(WORK ORDER)
Return the data below, unchanged.

(EXERCISE INPUT)
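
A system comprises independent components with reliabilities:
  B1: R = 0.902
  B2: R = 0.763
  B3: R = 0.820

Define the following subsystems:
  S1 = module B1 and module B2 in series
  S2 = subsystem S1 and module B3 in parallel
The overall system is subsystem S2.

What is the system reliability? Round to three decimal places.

Series (B1 and B2): 0.90200 × 0.76300 = 0.68823
Parallel ([0.68823] and B3): 1 − (1 − 0.68823)(1 − 0.82000) = 0.944

0.944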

(YOUR RESPONSE)
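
A system comprises independent components with reliabilities:
  B1: R = 0.902
  B2: R = 0.763
  B3: R = 0.820

Define the following subsystems:
  S1 = module B1 and module B2 in series
  S2 = subsystem S1 and module B3 in parallel
The overall system is subsystem S2.

What is the system reliability? Round to three decimal places.

Series (B1 and B2): 0.90200 × 0.76300 = 0.68823
Parallel ([0.68823] and B3): 1 − (1 − 0.68823)(1 − 0.82000) = 0.944

0.944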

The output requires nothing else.